#### Task:
Reproduce nothing but the closing run of lines: the line with "Lemmas: gotbane, rap" and each line that follows it to the end of the data.

#### Supplied records:
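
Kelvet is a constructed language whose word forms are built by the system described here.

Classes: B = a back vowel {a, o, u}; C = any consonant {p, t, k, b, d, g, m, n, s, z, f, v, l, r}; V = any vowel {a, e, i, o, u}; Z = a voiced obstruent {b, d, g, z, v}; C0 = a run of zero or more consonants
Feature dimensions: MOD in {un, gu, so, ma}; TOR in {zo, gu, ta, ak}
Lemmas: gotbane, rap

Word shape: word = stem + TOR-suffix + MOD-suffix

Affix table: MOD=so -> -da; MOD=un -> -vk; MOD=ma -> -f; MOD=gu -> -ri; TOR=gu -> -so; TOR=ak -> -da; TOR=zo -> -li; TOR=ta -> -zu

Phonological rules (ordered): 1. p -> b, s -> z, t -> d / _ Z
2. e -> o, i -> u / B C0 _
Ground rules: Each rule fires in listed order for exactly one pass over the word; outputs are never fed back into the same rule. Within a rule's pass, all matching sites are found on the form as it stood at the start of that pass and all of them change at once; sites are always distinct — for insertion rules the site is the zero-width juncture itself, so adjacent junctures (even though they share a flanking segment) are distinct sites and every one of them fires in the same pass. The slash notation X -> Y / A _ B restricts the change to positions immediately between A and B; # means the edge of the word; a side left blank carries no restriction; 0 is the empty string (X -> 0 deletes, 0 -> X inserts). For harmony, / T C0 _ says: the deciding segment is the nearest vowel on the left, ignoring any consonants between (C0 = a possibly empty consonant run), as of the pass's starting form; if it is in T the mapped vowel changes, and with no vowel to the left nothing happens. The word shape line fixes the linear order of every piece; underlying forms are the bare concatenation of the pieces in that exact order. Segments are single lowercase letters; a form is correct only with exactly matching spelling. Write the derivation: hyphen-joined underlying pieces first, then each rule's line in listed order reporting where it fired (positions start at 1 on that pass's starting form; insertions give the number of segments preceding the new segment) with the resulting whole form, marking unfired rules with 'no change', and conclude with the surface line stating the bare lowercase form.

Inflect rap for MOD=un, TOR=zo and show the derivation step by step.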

#### Result of this exercise:
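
Lemmas: gotbane, rap

Word shape: word = stem + TOR-suffix + MOD-suffix

Affix table: MOD=so -> -da; MOD=un -> -vk; MOD=ma -> -f; MOD=gu -> -ri; TOR=gu -> -so; TOR=ak -> -da; TOR=zo -> -li; TOR=ta -> -zu

Phonological rules (ordered): 1. p -> b, s -> z, t -> d / _ Z
2. e -> o, i -> u / B C0 _
Ground rules: Each rule fires in listed order for exactly one pass over the word; outputs are never fed back into the same rule. Within a rule's pass, all matching sites are found on the form as it stood at the start of that pass and all of them change at once; sites are always distinct — for insertion rules the site is the zero-width juncture itself, so adjacent junctures (even though they share a flanking segment) are distinct sites and every one of them fires in the same pass. The slash notation X -> Y / A _ B restricts the change to positions immediately between A and B; # means the edge of the word; a side left blank carries no restriction; 0 is the empty string (X -> 0 deletes, 0 -> X inserts). For harmony, / T C0 _ says: the deciding segment is the nearest vowel on the left, ignoring any consonants between (C0 = a possibly empty consonant run), as of the pass's starting form; if it is in T the mapped vowel changes, and with no vowel to the left nothing happens. The word shape line fixes the linear order of every piece; underlying forms are the bare concatenation of the pieces in that exact order. Segments are single lowercase letters; a form is correct only with exactly matching spelling. Write the derivation: hyphen-joined underlying pieces first, then each rule's line in listed order reporting where it fired (positions start at 1 on that pass's starting form; insertions give the number of segments preceding the new segment) with the resulting whole form, marking unfired rules with 'no change', and conclude with the surface line stating the bare lowercase form.

Inflect rap for MOD=un, TOR=zo and show the derivation step by step.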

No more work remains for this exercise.